**Task item:** Give again exactly the lines that stretch from the one with "The target for" to the end of the data below, including both of those lines and nothing else.

━━━ Task material

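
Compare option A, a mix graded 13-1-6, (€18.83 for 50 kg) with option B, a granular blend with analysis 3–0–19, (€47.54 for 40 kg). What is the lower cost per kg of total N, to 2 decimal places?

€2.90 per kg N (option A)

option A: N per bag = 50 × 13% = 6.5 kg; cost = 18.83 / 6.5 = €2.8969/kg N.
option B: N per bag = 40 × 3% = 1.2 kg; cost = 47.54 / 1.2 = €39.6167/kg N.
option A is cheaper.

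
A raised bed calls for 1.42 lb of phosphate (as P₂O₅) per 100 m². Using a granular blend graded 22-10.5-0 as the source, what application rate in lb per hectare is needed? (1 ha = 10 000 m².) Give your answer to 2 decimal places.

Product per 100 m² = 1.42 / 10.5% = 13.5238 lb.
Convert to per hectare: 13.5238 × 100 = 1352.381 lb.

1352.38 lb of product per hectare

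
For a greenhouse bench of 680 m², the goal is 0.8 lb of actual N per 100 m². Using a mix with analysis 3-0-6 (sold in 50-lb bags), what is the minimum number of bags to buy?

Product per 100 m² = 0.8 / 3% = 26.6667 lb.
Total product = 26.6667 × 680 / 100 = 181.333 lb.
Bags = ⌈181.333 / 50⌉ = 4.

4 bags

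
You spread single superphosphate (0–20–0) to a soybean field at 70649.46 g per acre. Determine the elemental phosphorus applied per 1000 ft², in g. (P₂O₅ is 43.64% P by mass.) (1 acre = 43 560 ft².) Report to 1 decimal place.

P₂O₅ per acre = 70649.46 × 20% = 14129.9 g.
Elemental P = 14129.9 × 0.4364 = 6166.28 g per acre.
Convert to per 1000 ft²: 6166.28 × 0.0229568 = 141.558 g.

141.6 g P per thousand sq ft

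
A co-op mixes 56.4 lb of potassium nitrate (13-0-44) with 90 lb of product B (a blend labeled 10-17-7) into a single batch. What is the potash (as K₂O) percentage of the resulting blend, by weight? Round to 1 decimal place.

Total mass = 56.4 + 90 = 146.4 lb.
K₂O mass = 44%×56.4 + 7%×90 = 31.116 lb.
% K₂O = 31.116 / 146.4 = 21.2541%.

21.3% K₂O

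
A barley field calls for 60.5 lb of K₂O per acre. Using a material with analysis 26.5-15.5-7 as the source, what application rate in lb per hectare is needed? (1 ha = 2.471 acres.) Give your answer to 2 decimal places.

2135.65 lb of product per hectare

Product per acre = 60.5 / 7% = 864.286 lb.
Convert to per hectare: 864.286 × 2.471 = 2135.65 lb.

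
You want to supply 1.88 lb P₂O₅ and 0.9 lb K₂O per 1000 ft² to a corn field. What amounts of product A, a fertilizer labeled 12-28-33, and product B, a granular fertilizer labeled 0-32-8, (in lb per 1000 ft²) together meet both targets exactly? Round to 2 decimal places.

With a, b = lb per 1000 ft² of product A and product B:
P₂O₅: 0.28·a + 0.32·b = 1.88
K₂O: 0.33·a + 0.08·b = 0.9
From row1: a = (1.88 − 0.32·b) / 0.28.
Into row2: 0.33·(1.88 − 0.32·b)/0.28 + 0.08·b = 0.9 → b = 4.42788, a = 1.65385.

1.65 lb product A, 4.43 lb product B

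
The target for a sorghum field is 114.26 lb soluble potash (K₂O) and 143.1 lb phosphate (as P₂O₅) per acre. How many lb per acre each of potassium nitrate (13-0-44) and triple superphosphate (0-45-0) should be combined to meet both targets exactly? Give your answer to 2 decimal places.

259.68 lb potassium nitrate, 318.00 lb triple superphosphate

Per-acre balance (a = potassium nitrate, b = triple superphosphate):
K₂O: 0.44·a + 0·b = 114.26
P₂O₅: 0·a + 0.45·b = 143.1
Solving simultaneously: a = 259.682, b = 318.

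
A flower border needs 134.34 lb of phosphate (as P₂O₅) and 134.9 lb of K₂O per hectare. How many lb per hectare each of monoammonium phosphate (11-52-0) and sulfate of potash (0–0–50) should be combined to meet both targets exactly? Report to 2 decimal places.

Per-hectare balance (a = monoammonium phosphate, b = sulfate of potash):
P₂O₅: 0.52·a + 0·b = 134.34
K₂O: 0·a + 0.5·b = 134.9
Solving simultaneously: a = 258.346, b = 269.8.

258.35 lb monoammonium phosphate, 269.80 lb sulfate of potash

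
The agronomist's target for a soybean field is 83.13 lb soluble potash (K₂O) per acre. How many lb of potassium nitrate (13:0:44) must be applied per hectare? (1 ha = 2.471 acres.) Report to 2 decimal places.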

━━━━━━

**Answer area:**
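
The target for a sorghum field is 114.26 lb soluble potash (K₂O) and 143.1 lb phosphate (as P₂O₅) per acre. How many lb per acre each of potassium nitrate (13-0-44) and triple superphosphate (0-45-0) should be combined to meet both targets exactly? Give your answer to 2 decimal places.

259.68 lb potassium nitrate, 318.00 lb triple superphosphate

Per-acre balance (a = potassium nitrate, b = triple superphosphate):
K₂O: 0.44·a + 0·b = 114.26
P₂O₅: 0·a + 0.45·b = 143.1
Solving simultaneously: a = 259.682, b = 318.

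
A flower border needs 134.34 lb of phosphate (as P₂O₅) and 134.9 lb of K₂O per hectare. How many lb per hectare each of monoammonium phosphate (11-52-0) and sulfate of potash (0–0–50) should be combined to meet both targets exactly? Report to 2 decimal places.

Per-hectare balance (a = monoammonium phosphate, b = sulfate of potash):
P₂O₅: 0.52·a + 0·b = 134.34
K₂O: 0·a + 0.5·b = 134.9
Solving simultaneously: a = 258.346, b = 269.8.

258.35 lb monoammonium phosphate, 269.80 lb sulfate of potash

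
The agronomist's target for a soybean field is 83.13 lb soluble potash (K₂O) per acre. How many lb of potassium nitrate (13:0:44) must be applied per hectare? (1 ha = 2.471 acres.) Report to 2 decimal places.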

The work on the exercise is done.